(Records drawn from a dataset)
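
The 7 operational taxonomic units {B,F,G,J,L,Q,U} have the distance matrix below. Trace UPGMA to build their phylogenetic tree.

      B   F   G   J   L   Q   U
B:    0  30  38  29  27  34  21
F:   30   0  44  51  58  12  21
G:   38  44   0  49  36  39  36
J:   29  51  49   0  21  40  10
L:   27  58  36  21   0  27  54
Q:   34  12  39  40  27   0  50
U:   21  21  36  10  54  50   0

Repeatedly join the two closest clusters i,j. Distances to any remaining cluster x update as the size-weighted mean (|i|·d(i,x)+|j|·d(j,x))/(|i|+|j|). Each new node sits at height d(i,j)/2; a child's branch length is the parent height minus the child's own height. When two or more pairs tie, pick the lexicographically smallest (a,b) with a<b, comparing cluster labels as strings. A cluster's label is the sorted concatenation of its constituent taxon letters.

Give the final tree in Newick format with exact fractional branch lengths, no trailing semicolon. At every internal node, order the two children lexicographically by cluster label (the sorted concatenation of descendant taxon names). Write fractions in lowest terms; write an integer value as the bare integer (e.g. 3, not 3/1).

((((B:25/2,(J:5,U:5):15/2):9/2,L:17):39/16,(F:6,Q:6):215/16):35/48,G:121/6)

iteration 1: select J,U (d=10); attach at lengths (5, 5); label the merged cluster JU
  updated: d(B,JU)=25, d(F,JU)=36, d(G,JU)=85/2, d(JU,L)=75/2, d(JU,Q)=45
iteration 2: select F,Q (d=12); attach at lengths (6, 6); label the merged cluster FQ
  updated: d(B,FQ)=32, d(FQ,G)=83/2, d(FQ,JU)=81/2, d(FQ,L)=85/2
iteration 3: select B,JU (d=25); attach at lengths (25/2, 15/2); label the merged cluster BJU
  updated: d(BJU,FQ)=113/3, d(BJU,G)=41, d(BJU,L)=34
iteration 4: select BJU,L (d=34); attach at lengths (9/2, 17); label the merged cluster BJLU
  updated: d(BJLU,FQ)=311/8, d(BJLU,G)=159/4
iteration 5: select BJLU,FQ (d=311/8); attach at lengths (39/16, 215/16); label the merged cluster BFJLQU
  updated: d(BFJLQU,G)=121/3
iteration 6: select BFJLQU,G (d=121/3); attach at lengths (35/48, 121/6); label the merged cluster BFGJLQU
final tree: ((((B:25/2,(J:5,U:5):15/2):9/2,L:17):39/16,(F:6,Q:6):215/16):35/48,G:121/6)
total length: 4813/48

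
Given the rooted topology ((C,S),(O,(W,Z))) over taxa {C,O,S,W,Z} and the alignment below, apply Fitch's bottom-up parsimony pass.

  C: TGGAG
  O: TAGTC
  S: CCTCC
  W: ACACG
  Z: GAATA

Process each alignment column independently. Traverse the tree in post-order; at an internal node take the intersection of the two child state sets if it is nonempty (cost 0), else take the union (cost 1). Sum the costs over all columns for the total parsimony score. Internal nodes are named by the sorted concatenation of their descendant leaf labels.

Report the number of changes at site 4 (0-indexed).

site 0, node CS: C={T} ∪ S={C} → {C,T} (+1)
site 0, node WZ: W={A} ∪ Z={G} → {A,G} (+1)
site 0, node OWZ: O={T} ∪ WZ={A,G} → {A,G,T} (+1)
site 0, node COSWZ: CS={C,T} ∩ OWZ={A,G,T} → {T} (+0)
site 1, node CS: C={G} ∪ S={C} → {C,G} (+1)
site 1, node WZ: W={C} ∪ Z={A} → {A,C} (+1)
site 1, node OWZ: O={A} ∩ WZ={A,C} → {A} (+0)
site 1, node COSWZ: CS={C,G} ∪ OWZ={A} → {A,C,G} (+1)
site 2, node CS: C={G} ∪ S={T} → {G,T} (+1)
site 2, node WZ: W={A} ∩ Z={A} → {A} (+0)
site 2, node OWZ: O={G} ∪ WZ={A} → {A,G} (+1)
site 2, node COSWZ: CS={G,T} ∩ OWZ={A,G} → {G} (+0)
site 3, node CS: C={A} ∪ S={C} → {A,C} (+1)
site 3, node WZ: W={C} ∪ Z={T} → {C,T} (+1)
site 3, node OWZ: O={T} ∩ WZ={C,T} → {T} (+0)
site 3, node COSWZ: CS={A,C} ∪ OWZ={T} → {A,C,T} (+1)
site 4, node CS: C={G} ∪ S={C} → {C,G} (+1)
site 4, node WZ: W={G} ∪ Z={A} → {A,G} (+1)
site 4, node OWZ: O={C} ∪ WZ={A,G} → {A,C,G} (+1)
site 4, node COSWZ: CS={C,G} ∩ OWZ={A,C,G} → {C,G} (+0)
per-site changes: [3, 3, 2, 3, 3]; total = 14

3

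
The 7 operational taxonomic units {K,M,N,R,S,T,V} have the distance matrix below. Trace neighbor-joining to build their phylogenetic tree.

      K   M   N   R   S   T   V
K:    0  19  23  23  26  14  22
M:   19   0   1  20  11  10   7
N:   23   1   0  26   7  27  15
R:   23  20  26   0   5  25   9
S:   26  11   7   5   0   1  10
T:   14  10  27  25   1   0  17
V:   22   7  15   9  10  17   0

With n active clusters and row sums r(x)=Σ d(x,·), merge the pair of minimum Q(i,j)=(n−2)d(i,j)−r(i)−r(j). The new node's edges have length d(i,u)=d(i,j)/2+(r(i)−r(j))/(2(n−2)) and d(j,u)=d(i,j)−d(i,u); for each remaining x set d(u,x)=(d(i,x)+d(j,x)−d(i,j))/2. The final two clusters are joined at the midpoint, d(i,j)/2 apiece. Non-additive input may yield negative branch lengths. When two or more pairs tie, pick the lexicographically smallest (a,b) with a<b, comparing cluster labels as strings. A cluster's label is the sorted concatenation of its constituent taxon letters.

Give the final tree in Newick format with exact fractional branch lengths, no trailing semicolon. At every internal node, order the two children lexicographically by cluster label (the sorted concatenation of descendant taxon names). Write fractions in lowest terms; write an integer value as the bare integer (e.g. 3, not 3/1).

((((K:173/16,T:51/16):91/16,(M:-13/5,N:18/5):105/16):27/16,(R:77/12,S:-17/12):53/16):59/32,V:59/32)

step 1: merge (M,N) at d=1, Q=-162; branch lengths M→-13/5, N→18/5; new cluster MN
  updated: d(K,MN)=41/2, d(MN,R)=45/2, d(MN,S)=17/2, d(MN,T)=18, d(MN,V)=21/2
step 2: merge (K,T) at d=14, Q=-249/2; branch lengths K→173/16, T→51/16; new cluster KT
  updated: d(KT,MN)=49/4, d(KT,R)=17, d(KT,S)=13/2, d(KT,V)=25/2
step 3: merge (R,S) at d=5, Q=-137/2; branch lengths R→77/12, S→-17/12; new cluster RS
  updated: d(KT,RS)=37/4, d(MN,RS)=13, d(RS,V)=7
step 4: merge (KT,MN) at d=49/4, Q=-181/4; branch lengths KT→91/16, MN→105/16; new cluster KMNT
  updated: d(KMNT,RS)=5, d(KMNT,V)=43/8
step 5: merge (KMNT,RS) at d=5, Q=-139/8; branch lengths KMNT→27/16, RS→53/16; new cluster KMNRST
  updated: d(KMNRST,V)=59/16
step 6: merge (KMNRST,V) at d=59/16; branch lengths KMNRST→59/32, V→59/32; new cluster KMNRSTV
final tree: ((((K:173/16,T:51/16):91/16,(M:-13/5,N:18/5):105/16):27/16,(R:77/12,S:-17/12):53/16):59/32,V:59/32)
total length: 655/16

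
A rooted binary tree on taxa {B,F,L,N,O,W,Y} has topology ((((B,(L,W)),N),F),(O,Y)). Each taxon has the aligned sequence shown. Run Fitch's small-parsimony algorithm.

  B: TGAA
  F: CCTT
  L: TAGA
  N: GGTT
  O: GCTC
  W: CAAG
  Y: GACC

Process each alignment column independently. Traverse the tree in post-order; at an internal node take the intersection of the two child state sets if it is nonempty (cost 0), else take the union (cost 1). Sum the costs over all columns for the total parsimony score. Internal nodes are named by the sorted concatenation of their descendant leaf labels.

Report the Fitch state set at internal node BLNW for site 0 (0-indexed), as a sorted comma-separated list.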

* [What to work on]
Check each line above for the word "units" and copy every line that has it.

* [Result]
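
The 7 operational taxonomic units {B,F,G,J,L,Q,U} have the distance matrix below. Trace UPGMA to build their phylogenetic tree.
The 7 operational taxonomic units {K,M,N,R,S,T,V} have the distance matrix below. Trace neighbor-joining to build their phylogenetic tree.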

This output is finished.